▸ Exercise prompt: Give the number of lines in the listing that hold the word "turn". Write nothing but that number.
:: Extracted data ::
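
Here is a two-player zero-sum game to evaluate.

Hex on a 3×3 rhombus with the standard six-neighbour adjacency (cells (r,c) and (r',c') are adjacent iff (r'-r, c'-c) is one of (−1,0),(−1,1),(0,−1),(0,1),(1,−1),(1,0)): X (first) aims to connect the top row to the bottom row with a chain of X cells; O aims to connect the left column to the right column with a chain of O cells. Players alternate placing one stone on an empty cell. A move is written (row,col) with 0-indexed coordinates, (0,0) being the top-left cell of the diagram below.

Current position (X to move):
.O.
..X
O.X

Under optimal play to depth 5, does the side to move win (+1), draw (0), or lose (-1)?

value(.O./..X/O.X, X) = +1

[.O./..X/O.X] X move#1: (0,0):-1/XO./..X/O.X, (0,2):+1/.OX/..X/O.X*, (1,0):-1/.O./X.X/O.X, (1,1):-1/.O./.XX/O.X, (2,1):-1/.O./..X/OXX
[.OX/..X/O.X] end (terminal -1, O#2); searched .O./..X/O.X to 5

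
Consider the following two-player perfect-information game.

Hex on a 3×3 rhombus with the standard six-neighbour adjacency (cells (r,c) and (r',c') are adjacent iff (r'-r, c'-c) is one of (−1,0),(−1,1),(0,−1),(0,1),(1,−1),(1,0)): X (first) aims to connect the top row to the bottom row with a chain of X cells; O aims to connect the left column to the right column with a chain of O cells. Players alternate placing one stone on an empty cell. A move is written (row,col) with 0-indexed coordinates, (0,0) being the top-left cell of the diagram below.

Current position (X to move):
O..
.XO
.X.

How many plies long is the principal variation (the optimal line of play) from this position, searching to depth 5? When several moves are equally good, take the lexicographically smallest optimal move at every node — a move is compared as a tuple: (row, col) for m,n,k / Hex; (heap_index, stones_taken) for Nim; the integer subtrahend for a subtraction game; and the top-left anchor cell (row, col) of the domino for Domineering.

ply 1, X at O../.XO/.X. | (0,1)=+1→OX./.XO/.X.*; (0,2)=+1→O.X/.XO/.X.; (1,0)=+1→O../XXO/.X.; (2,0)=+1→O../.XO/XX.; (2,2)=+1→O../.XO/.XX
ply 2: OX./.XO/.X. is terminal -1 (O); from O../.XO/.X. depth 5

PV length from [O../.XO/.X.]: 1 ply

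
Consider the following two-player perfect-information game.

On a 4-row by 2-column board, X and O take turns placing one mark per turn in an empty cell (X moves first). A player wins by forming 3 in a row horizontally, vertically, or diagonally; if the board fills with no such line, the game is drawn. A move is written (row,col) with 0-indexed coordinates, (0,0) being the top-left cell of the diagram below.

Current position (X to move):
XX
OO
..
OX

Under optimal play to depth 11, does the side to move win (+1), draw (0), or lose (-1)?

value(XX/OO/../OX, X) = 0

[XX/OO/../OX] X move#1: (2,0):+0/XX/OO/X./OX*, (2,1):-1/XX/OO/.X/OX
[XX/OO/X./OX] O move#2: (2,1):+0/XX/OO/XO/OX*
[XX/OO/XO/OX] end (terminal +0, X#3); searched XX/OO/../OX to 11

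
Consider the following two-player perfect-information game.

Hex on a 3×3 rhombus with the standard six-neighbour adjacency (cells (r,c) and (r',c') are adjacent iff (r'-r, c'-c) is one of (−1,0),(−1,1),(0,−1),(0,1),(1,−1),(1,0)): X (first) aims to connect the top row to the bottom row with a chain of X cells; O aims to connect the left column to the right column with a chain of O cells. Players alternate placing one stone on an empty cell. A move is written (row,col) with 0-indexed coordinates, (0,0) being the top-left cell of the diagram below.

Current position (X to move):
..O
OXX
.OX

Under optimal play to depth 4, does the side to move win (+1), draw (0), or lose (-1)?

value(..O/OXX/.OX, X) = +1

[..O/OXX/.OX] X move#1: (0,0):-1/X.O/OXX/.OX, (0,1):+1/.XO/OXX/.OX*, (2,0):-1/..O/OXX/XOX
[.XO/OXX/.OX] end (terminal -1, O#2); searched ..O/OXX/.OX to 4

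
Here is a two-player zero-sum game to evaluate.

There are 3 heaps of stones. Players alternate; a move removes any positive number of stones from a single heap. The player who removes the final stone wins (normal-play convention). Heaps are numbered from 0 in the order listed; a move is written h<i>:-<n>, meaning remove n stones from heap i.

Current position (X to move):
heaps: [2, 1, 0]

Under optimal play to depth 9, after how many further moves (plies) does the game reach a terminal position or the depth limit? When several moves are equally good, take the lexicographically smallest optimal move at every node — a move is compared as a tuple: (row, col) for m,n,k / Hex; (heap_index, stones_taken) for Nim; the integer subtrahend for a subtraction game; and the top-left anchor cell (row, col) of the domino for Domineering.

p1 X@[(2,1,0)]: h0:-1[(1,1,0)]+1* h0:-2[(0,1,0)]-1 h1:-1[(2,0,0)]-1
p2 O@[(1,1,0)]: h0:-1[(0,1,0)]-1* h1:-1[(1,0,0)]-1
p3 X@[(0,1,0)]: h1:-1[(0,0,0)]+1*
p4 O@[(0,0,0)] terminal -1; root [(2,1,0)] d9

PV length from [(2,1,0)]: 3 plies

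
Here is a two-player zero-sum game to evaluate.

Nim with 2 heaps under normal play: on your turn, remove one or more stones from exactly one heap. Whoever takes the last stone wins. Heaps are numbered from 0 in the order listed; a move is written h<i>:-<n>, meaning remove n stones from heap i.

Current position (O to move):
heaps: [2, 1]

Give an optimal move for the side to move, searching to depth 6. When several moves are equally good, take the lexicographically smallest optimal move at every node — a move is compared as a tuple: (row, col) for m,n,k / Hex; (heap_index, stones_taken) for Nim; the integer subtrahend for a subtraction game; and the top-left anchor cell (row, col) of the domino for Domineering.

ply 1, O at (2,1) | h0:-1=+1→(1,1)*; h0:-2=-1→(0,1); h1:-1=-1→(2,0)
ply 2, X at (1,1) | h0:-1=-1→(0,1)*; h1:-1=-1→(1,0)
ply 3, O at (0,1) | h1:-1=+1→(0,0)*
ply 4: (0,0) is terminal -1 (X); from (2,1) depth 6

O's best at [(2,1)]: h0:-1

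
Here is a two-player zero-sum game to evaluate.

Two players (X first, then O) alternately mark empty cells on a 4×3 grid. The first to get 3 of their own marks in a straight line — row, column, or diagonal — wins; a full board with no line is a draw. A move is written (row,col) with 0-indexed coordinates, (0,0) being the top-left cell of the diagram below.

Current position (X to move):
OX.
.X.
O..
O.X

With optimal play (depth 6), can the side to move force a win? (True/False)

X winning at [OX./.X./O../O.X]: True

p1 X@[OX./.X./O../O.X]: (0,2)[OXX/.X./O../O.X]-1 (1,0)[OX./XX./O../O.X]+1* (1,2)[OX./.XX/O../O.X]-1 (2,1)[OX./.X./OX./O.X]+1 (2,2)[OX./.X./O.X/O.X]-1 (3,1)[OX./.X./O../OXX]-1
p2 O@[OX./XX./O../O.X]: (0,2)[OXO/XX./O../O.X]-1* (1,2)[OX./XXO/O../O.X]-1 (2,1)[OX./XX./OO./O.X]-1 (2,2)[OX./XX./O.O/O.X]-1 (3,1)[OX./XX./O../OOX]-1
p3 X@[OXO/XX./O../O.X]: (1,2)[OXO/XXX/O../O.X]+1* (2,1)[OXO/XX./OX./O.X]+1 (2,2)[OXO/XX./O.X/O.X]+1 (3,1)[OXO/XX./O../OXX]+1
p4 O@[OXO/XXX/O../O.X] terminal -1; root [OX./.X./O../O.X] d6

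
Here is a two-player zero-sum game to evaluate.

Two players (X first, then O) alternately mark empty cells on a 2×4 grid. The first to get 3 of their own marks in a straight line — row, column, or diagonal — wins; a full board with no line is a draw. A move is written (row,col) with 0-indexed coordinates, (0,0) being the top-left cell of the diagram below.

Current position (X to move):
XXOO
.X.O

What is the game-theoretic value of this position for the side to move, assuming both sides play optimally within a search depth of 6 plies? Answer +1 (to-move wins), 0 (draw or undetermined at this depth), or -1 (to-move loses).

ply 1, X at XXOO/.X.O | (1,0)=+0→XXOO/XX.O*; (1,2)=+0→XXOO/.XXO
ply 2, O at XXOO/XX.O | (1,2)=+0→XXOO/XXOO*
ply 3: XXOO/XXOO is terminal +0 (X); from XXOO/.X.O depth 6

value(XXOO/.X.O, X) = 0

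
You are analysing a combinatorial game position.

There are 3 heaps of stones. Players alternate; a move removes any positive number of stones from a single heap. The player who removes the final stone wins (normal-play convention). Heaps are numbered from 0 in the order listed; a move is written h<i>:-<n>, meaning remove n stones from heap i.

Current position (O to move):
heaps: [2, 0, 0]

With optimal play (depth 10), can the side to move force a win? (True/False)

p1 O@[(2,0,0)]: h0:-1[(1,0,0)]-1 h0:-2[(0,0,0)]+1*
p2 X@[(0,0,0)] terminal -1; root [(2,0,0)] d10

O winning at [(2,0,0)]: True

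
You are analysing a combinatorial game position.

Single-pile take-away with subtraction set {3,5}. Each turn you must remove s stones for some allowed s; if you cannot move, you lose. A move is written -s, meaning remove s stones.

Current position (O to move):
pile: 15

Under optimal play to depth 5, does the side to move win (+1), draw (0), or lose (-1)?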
:::
▸ The answer: 3